Supplied material:
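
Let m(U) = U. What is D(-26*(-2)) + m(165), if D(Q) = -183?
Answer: -18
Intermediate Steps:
D(-26*(-2)) + m(165) = -183 + 165 = -18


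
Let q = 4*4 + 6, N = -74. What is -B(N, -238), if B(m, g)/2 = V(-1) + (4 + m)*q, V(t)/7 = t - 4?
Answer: 3150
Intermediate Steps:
V(t) = -28 + 7*t (V(t) = 7*(t - 4) = 7*(-4 + t) = -28 + 7*t)
q = 22 (q = 16 + 6 = 22)
B(m, g) = 106 + 44*m (B(m, g) = 2*((-28 + 7*(-1)) + (4 + m)*22) = 2*((-28 - 7) + (88 + 22*m)) = 2*(-35 + (88 + 22*m)) = 2*(53 + 22*m) = 106 + 44*m)
-B(N, -238) = -(106 + 44*(-74)) = -(106 - 3256) = -1*(-3150) = 3150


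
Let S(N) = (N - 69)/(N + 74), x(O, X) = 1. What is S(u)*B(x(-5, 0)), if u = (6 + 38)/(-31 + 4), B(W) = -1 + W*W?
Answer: 0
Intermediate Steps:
B(W) = -1 + W**2
u = -44/27 (u = 44/(-27) = 44*(-1/27) = -44/27 ≈ -1.6296)
S(N) = (-69 + N)/(74 + N)
S(u)*B(x(-5, 0)) = ((-69 - 44/27)/(74 - 44/27))*(-1 + 1**2) = (-1907/27/(1954/27))*(-1 + 1) = ((27/1954)*(-1907/27))*0 = -1907/1954*0 = 0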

Exercise:
The records above are to be duplicated in full and exactly.

Completed task:
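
Let m(U) = U. What is D(-26*(-2)) + m(165), if D(Q) = -183?
Answer: -18
Intermediate Steps:
D(-26*(-2)) + m(165) = -183 + 165 = -18


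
Let q = 4*4 + 6, N = -74. What is -B(N, -238), if B(m, g)/2 = V(-1) + (4 + m)*q, V(t)/7 = t - 4?
Answer: 3150
Intermediate Steps:
V(t) = -28 + 7*t (V(t) = 7*(t - 4) = 7*(-4 + t) = -28 + 7*t)
q = 22 (q = 16 + 6 = 22)
B(m, g) = 106 + 44*m (B(m, g) = 2*((-28 + 7*(-1)) + (4 + m)*22) = 2*((-28 - 7) + (88 + 22*m)) = 2*(-35 + (88 + 22*m)) = 2*(53 + 22*m) = 106 + 44*m)
-B(N, -238) = -(106 + 44*(-74)) = -(106 - 3256) = -1*(-3150) = 3150


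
Let S(N) = (N - 69)/(N + 74), x(O, X) = 1. What is S(u)*B(x(-5, 0)), if u = (6 + 38)/(-31 + 4), B(W) = -1 + W*W?
Answer: 0
Intermediate Steps:
B(W) = -1 + W**2
u = -44/27 (u = 44/(-27) = 44*(-1/27) = -44/27 ≈ -1.6296)
S(N) = (-69 + N)/(74 + N)
S(u)*B(x(-5, 0)) = ((-69 - 44/27)/(74 - 44/27))*(-1 + 1**2) = (-1907/27/(1954/27))*(-1 + 1) = ((27/1954)*(-1907/27))*0 = -1907/1954*0 = 0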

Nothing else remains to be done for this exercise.